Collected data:
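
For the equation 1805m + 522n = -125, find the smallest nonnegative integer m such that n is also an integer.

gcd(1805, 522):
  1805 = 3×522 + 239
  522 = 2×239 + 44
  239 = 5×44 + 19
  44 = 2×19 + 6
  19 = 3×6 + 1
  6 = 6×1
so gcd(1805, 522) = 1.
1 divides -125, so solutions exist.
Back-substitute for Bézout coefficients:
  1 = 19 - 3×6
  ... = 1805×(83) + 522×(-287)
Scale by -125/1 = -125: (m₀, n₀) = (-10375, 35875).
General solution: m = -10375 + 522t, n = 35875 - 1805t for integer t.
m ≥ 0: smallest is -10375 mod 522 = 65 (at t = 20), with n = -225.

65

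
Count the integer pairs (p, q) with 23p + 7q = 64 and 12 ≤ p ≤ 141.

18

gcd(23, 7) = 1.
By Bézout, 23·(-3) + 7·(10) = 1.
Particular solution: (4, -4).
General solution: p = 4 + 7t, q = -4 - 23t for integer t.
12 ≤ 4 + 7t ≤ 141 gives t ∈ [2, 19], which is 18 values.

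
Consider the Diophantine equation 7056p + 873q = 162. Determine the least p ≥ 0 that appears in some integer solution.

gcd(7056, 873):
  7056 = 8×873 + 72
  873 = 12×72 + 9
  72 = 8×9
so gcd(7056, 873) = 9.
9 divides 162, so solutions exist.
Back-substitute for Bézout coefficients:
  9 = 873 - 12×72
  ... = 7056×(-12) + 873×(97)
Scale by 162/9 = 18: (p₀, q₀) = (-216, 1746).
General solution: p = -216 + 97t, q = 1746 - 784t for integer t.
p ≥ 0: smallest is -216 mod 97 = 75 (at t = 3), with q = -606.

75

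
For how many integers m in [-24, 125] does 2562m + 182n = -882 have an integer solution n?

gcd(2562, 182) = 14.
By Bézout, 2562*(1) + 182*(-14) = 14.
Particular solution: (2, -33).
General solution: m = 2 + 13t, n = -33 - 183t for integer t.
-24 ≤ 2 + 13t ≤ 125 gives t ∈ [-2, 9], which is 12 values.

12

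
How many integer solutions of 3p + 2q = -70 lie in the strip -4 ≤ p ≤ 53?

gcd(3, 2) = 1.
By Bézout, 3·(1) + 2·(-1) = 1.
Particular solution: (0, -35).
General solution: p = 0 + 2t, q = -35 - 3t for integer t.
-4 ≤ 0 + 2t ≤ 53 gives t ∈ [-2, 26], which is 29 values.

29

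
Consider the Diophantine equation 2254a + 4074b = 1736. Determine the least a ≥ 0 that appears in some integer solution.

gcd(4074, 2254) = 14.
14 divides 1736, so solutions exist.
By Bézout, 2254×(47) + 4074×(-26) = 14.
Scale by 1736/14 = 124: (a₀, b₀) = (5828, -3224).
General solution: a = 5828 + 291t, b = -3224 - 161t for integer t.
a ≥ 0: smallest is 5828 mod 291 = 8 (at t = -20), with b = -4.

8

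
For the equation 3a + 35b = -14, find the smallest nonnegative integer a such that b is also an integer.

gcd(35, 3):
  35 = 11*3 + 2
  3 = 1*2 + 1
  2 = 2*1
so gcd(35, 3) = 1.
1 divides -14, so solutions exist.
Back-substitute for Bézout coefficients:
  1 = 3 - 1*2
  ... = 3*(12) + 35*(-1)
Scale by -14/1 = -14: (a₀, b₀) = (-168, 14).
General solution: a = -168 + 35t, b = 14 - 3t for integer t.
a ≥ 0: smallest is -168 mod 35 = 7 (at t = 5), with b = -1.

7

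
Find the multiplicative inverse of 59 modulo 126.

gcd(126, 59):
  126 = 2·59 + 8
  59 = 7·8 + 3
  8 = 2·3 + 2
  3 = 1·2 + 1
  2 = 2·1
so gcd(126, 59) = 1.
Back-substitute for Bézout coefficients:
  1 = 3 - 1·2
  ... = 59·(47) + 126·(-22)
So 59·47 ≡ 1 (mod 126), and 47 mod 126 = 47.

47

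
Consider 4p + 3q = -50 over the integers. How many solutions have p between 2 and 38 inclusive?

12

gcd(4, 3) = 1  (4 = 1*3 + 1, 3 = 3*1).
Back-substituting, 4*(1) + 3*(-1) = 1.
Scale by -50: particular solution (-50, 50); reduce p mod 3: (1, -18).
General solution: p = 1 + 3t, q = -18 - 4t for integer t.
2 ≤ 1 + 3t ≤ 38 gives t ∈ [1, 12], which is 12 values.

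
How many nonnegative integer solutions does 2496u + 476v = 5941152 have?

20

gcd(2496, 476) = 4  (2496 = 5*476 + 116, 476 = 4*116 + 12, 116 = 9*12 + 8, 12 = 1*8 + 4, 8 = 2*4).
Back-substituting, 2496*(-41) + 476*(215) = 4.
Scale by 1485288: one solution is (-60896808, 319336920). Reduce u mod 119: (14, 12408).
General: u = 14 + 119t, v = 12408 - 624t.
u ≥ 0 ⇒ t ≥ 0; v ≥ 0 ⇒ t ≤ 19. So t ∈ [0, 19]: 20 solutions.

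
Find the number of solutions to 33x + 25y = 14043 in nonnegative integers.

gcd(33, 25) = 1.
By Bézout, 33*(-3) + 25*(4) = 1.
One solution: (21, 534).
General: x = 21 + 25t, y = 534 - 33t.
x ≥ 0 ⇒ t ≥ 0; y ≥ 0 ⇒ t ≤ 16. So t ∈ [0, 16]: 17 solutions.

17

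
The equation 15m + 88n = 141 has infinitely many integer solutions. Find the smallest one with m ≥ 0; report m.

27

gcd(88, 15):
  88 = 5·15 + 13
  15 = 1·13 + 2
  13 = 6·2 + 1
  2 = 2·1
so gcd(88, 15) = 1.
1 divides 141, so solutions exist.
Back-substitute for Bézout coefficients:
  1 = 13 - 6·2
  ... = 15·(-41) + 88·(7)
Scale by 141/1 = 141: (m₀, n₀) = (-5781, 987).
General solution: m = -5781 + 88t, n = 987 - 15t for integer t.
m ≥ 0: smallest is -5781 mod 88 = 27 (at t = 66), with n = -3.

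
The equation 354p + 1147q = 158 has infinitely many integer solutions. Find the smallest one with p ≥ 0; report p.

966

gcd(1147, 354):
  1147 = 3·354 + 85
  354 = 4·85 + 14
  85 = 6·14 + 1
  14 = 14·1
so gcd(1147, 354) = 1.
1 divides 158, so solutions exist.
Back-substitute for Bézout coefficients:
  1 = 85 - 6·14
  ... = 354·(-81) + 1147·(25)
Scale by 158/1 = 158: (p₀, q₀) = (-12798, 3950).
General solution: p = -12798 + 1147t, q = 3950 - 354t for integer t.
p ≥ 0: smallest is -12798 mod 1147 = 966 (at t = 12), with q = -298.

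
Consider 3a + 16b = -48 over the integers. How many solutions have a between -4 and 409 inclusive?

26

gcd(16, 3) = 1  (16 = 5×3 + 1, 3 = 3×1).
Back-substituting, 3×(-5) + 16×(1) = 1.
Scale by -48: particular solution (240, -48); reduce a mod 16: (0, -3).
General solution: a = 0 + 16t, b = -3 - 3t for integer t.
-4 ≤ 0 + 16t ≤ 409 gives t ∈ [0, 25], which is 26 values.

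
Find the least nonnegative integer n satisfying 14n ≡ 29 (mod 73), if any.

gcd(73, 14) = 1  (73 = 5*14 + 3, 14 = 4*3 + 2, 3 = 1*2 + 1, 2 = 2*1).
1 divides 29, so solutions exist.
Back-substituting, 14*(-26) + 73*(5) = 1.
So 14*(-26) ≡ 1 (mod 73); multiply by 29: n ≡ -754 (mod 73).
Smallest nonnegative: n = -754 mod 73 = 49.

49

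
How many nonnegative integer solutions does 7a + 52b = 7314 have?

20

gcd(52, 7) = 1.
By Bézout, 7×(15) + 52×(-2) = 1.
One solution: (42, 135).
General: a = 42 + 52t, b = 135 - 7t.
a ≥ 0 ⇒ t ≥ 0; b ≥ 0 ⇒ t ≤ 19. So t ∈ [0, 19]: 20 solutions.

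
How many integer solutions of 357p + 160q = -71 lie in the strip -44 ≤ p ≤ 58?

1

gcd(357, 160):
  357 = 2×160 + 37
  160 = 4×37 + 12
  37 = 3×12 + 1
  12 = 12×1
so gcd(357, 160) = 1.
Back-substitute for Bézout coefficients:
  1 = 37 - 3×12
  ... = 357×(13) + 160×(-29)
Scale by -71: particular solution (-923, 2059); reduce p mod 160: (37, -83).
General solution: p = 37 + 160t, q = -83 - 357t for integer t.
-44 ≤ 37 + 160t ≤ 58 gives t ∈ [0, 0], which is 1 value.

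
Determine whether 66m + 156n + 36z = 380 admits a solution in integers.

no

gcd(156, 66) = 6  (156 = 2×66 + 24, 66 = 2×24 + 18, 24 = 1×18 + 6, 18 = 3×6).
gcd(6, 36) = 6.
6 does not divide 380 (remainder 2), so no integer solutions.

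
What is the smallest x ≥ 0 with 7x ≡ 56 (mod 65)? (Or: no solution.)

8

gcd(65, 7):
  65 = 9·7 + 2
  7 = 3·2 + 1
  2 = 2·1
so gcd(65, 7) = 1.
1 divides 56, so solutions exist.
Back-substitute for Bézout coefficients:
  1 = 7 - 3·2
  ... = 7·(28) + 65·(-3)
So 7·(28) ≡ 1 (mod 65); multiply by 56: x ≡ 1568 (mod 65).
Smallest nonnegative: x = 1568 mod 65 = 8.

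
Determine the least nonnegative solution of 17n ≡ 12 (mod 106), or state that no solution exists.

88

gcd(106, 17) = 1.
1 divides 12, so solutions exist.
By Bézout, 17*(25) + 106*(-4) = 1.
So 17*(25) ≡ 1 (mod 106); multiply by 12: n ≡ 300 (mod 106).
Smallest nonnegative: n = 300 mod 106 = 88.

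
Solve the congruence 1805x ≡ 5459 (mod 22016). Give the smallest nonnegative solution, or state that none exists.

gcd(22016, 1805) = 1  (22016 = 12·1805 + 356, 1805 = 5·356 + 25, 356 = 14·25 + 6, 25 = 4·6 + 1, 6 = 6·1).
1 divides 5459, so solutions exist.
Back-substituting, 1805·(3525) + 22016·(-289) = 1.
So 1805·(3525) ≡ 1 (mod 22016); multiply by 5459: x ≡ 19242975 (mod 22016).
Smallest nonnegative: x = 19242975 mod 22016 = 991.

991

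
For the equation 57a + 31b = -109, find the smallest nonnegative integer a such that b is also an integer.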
--
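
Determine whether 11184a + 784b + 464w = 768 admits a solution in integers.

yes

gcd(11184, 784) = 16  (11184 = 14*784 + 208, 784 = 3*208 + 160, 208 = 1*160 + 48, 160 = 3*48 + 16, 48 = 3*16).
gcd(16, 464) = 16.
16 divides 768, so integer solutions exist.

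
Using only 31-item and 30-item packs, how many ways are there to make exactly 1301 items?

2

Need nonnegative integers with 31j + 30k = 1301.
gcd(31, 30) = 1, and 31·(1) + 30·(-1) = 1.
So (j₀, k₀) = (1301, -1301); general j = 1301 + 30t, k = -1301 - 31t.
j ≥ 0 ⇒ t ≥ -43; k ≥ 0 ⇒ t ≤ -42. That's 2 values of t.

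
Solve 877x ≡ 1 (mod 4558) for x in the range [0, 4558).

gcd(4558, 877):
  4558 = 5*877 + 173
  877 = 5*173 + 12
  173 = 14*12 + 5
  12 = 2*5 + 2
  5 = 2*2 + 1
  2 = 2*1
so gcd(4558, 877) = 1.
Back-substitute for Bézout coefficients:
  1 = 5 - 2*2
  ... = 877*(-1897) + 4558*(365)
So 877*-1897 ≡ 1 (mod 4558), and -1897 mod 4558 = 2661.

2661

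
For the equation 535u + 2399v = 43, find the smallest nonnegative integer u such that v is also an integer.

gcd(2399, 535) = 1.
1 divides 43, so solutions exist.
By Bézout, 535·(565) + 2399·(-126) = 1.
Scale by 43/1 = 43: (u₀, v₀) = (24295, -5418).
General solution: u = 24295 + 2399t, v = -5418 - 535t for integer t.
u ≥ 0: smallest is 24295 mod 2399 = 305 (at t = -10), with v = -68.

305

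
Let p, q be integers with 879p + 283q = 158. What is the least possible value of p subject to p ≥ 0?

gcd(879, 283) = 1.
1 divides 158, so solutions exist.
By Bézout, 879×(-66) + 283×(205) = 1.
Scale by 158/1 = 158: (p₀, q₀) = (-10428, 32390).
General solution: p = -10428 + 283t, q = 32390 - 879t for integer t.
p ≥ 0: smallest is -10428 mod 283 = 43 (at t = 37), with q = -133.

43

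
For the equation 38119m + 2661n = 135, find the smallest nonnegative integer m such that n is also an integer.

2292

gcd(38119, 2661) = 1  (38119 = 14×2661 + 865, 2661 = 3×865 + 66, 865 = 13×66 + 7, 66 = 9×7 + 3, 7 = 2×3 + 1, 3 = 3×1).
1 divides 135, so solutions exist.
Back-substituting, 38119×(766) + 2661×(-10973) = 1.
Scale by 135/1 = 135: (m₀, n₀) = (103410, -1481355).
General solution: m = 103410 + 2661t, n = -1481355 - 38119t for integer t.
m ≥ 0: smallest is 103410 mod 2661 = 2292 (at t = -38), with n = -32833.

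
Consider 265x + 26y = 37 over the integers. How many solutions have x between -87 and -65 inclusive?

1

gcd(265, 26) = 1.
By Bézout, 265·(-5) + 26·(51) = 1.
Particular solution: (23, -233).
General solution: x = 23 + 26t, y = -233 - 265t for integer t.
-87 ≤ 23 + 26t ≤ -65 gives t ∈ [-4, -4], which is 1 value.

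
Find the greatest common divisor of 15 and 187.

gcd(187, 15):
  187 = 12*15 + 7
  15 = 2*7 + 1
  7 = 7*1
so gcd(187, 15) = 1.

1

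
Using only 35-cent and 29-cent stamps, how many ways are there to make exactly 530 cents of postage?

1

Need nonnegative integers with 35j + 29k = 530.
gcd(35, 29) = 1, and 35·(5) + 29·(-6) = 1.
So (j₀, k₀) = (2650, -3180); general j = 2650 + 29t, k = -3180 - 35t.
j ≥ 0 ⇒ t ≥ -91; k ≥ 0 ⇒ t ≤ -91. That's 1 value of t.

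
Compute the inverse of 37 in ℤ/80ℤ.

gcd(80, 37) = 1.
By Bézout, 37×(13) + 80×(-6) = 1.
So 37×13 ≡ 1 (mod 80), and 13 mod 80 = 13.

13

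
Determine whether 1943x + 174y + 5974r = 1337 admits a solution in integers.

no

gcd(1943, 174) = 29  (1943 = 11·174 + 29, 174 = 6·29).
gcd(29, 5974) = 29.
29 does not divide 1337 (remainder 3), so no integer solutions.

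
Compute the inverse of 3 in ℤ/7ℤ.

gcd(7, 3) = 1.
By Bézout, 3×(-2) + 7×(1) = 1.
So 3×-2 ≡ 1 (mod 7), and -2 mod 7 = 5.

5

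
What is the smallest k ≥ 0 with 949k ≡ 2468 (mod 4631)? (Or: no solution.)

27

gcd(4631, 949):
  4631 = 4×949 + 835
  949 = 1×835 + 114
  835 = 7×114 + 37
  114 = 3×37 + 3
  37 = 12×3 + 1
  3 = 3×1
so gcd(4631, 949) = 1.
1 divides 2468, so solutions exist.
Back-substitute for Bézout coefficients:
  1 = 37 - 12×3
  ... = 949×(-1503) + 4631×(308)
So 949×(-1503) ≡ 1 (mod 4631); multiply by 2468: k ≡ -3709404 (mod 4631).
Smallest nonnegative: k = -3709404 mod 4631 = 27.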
---
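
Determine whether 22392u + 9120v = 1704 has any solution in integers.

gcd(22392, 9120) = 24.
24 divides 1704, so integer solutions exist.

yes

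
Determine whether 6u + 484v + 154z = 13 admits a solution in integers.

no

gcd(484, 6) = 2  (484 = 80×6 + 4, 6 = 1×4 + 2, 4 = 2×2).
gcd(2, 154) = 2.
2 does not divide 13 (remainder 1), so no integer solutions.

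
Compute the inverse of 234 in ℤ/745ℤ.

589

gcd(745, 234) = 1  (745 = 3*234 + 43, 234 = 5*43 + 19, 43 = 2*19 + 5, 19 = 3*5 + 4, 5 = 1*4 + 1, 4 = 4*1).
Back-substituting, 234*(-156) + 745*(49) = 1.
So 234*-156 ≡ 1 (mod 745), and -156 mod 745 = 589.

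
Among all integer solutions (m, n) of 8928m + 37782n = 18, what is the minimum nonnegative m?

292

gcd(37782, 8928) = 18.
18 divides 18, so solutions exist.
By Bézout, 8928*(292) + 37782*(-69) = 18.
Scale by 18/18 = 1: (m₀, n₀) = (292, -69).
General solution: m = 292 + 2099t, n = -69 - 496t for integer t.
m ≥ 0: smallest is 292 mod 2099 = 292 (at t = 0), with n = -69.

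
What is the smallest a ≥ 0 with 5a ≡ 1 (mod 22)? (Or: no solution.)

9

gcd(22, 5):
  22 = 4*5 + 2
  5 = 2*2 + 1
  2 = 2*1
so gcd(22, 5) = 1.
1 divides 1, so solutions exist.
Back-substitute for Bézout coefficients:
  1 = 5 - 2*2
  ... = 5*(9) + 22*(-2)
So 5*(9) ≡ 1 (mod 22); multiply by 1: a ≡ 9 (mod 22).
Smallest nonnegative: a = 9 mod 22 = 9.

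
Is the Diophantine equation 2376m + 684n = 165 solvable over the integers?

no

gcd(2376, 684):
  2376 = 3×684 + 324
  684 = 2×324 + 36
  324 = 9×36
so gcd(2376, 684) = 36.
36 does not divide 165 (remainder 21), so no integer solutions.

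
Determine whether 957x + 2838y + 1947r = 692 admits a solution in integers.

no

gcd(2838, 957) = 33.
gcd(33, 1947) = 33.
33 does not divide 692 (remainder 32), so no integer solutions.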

* _Prompt_
Using the entries above, repeat only the lines from the one containing "Solve the congruence" through the one containing "For the equation 57a", end lines included.

* _Response area_
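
Solve the congruence 1805x ≡ 5459 (mod 22016). Give the smallest nonnegative solution, or state that none exists.

gcd(22016, 1805) = 1  (22016 = 12·1805 + 356, 1805 = 5·356 + 25, 356 = 14·25 + 6, 25 = 4·6 + 1, 6 = 6·1).
1 divides 5459, so solutions exist.
Back-substituting, 1805·(3525) + 22016·(-289) = 1.
So 1805·(3525) ≡ 1 (mod 22016); multiply by 5459: x ≡ 19242975 (mod 22016).
Smallest nonnegative: x = 19242975 mod 22016 = 991.

991

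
For the equation 57a + 31b = -109, find the smallest nonnegative integer a such that b is also an integer.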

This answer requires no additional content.